#### TASK STATEMENT:
Each line of the entries that contains the word "transportation" adds one. Reply with the resulting number only.

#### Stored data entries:
○ ○ ○ ○ ○ ○ ○
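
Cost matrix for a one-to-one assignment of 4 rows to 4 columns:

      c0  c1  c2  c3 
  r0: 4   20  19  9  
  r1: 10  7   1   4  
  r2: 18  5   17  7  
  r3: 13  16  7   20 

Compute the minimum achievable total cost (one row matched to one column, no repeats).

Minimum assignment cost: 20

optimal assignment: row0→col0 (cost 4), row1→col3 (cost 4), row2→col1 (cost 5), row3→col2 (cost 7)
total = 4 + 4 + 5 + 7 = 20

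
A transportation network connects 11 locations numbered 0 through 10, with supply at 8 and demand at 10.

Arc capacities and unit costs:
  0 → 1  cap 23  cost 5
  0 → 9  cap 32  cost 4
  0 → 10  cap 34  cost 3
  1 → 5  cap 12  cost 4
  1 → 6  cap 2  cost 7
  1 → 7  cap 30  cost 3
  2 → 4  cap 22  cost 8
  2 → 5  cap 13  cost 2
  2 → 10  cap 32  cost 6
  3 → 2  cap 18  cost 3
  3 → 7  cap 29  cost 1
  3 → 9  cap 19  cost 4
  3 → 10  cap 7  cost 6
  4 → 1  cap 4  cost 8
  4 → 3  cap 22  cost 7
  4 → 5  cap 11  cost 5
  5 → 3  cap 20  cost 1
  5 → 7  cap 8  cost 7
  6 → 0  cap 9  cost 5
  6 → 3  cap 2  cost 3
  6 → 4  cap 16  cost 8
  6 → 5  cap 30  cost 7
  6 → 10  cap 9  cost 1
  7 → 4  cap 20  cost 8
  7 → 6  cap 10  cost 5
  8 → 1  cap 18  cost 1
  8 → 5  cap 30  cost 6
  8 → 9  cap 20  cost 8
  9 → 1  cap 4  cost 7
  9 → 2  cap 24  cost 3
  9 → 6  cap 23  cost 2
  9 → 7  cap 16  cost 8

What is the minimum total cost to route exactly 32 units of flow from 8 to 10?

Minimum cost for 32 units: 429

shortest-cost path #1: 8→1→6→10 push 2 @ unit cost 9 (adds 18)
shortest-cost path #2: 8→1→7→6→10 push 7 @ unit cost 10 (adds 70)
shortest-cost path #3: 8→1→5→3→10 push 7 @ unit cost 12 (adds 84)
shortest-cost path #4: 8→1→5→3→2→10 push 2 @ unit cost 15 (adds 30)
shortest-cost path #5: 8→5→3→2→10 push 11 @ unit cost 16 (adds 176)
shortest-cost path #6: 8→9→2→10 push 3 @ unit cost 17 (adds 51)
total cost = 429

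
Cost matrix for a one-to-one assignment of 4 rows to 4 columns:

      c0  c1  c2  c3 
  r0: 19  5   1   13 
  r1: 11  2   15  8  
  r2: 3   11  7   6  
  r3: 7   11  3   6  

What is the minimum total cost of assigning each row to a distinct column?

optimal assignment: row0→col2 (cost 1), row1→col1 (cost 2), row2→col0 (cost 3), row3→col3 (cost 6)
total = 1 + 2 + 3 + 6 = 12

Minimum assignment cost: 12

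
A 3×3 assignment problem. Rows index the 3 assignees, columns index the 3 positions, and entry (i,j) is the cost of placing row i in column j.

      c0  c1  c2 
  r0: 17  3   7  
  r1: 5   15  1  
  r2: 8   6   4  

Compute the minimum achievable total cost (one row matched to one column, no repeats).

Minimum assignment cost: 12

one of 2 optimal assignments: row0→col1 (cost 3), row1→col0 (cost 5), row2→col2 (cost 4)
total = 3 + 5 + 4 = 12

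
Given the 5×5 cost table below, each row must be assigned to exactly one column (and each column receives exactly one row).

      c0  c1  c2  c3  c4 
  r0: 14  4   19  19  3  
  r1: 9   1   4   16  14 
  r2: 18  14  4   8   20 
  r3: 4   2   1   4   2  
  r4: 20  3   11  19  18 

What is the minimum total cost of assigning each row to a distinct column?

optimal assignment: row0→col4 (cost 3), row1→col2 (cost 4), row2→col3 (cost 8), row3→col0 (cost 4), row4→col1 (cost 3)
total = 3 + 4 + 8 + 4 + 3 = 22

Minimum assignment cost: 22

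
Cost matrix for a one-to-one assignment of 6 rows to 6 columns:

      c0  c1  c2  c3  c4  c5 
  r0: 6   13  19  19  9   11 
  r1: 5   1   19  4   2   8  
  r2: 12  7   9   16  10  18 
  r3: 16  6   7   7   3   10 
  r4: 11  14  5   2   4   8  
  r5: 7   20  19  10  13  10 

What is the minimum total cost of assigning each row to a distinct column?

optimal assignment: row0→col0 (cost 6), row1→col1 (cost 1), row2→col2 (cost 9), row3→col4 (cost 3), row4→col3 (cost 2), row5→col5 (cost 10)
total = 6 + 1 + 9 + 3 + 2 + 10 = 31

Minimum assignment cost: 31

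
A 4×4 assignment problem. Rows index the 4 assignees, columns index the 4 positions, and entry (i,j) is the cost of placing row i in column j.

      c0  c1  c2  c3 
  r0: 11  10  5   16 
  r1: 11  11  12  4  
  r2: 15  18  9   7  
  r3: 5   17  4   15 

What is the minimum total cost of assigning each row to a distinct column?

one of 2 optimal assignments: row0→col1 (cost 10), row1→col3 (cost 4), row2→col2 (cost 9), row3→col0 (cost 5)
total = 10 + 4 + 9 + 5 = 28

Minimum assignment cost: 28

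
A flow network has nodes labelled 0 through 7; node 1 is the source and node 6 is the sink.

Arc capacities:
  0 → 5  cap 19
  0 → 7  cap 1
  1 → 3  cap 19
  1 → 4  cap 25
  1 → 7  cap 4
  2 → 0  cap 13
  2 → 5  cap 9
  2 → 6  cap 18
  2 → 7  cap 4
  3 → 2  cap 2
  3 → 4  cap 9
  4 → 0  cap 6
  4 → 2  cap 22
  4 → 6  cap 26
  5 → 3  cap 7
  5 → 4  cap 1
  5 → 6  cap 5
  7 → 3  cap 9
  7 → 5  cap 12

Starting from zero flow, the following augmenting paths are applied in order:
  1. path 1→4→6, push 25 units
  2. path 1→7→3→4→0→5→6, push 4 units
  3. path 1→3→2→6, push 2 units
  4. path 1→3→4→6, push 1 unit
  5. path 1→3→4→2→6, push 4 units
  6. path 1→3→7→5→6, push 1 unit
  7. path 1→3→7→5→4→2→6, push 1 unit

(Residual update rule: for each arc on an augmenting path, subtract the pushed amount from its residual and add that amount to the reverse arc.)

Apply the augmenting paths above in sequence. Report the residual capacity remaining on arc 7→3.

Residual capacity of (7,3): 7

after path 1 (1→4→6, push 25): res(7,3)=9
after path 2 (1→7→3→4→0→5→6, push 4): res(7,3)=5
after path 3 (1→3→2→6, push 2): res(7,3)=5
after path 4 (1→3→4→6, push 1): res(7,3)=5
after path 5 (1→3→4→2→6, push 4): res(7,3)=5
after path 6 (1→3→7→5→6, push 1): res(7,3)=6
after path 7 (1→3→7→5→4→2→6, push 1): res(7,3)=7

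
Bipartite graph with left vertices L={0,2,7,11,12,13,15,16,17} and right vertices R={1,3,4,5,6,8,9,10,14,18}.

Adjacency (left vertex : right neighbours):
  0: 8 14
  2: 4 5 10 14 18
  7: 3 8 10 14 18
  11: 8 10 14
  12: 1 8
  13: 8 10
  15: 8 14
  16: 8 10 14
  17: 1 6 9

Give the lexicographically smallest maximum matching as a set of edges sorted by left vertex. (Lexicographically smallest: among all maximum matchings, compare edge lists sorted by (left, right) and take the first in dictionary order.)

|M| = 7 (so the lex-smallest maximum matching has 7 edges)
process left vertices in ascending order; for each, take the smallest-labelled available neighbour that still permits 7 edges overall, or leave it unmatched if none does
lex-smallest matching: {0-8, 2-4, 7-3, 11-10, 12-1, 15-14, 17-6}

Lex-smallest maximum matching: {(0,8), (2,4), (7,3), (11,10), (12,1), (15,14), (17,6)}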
○ ○ ○ ○ ○ ○ ○
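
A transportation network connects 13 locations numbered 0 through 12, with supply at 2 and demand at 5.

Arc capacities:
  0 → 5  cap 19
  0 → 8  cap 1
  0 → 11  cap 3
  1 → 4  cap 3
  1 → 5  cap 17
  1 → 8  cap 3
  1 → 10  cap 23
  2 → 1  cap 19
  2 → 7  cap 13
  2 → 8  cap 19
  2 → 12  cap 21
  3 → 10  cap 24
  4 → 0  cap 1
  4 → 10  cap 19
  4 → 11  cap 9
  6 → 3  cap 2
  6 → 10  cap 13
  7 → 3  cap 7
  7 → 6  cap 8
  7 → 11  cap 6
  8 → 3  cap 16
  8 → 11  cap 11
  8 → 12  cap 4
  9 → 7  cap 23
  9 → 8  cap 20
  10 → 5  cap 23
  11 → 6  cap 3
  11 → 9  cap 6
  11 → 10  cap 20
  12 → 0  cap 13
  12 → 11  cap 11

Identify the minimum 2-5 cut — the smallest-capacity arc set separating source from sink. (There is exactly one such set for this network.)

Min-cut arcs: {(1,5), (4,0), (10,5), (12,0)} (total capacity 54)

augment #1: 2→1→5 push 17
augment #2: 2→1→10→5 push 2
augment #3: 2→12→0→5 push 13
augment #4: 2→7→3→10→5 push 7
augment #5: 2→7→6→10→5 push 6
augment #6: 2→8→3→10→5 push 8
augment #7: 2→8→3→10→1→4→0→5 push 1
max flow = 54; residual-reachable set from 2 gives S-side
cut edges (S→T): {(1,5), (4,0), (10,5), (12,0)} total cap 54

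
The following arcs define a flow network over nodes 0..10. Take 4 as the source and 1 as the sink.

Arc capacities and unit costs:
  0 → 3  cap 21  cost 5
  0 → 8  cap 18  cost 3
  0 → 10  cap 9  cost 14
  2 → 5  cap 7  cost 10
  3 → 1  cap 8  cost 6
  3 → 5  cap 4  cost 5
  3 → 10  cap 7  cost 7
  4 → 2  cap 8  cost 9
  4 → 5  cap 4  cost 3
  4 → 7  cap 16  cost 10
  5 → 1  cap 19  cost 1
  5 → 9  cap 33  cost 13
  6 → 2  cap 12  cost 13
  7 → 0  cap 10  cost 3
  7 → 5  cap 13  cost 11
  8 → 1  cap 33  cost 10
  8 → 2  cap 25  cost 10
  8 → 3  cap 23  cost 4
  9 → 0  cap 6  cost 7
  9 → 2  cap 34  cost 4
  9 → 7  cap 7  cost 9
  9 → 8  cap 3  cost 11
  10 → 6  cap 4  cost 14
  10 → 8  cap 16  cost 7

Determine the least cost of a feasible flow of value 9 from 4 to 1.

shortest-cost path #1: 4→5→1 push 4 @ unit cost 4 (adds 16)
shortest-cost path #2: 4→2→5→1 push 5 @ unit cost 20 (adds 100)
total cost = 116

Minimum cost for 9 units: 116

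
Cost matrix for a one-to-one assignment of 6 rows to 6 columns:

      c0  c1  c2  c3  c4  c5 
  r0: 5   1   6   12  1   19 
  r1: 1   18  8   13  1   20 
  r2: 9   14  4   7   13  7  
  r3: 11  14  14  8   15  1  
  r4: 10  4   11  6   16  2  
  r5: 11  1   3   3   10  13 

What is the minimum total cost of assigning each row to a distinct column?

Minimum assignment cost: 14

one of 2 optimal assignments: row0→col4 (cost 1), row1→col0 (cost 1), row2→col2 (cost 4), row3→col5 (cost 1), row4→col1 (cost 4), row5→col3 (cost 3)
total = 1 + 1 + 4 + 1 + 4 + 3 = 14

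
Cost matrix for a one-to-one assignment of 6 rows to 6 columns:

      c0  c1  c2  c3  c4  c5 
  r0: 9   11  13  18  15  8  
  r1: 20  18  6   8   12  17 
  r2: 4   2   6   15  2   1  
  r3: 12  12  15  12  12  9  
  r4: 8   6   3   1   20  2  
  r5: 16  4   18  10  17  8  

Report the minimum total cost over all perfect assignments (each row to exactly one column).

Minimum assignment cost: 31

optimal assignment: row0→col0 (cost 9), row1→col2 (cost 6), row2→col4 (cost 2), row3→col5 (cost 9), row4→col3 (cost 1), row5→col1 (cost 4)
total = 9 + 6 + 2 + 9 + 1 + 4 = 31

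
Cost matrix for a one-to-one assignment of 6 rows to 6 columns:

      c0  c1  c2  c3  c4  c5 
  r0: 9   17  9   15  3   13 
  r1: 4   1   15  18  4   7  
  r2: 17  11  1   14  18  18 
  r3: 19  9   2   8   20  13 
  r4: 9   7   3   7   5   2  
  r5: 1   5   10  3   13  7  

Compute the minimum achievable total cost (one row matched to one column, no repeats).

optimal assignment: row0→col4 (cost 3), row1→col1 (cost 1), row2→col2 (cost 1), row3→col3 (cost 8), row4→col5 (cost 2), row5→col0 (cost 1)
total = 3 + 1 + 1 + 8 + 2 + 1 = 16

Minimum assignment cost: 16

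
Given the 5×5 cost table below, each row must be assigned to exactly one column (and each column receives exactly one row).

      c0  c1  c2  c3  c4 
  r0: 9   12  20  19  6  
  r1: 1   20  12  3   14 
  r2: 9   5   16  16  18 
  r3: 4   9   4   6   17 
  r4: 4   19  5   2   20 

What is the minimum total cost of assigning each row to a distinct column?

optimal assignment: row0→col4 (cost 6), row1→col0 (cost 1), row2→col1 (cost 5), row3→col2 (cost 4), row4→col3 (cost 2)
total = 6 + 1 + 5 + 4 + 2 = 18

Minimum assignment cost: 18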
○ ○ ○ ○ ○ ○ ○
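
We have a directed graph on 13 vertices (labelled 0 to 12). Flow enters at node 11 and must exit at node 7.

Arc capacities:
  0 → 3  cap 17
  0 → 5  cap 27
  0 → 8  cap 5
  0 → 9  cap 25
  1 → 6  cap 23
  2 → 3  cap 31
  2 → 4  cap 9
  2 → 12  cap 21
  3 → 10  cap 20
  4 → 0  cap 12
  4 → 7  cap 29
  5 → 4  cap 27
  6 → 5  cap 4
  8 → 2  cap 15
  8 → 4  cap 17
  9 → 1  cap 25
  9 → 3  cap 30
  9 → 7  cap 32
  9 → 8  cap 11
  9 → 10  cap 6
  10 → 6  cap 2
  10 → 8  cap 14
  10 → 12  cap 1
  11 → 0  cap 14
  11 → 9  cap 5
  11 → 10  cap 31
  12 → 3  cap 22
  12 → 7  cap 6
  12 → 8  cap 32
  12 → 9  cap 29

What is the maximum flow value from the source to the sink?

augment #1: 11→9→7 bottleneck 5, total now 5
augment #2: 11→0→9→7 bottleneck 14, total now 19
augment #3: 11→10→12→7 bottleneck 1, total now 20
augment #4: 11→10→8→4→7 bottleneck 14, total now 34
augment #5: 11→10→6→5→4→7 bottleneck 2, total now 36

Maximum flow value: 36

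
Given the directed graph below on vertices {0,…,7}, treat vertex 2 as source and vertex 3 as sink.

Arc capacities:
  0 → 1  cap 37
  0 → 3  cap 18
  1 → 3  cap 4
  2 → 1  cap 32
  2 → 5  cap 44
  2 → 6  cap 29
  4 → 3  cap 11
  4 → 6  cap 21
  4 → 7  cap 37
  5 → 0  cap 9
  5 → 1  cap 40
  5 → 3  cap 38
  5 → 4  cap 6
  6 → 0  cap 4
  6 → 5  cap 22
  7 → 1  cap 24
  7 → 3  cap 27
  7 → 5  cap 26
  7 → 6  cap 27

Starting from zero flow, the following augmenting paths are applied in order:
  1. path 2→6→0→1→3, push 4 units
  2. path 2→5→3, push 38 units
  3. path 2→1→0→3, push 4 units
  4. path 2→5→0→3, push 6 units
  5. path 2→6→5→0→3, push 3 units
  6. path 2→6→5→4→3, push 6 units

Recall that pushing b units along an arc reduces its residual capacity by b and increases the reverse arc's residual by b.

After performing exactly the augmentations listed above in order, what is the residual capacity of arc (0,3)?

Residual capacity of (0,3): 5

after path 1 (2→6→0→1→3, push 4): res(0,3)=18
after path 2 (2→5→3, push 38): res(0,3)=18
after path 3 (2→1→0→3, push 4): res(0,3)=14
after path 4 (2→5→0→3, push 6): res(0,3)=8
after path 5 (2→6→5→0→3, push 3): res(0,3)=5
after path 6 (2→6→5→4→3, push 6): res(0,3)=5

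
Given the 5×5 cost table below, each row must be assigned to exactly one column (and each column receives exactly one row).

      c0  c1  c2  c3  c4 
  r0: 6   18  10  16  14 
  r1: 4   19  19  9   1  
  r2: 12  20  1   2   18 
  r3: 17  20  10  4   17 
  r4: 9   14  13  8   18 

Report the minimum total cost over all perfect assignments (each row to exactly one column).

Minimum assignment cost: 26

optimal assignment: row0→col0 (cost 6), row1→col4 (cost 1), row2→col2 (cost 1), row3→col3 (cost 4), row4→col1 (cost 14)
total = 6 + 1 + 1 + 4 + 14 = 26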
○ ○ ○ ○ ○ ○ ○
#### EXERCISE ANSWER:
2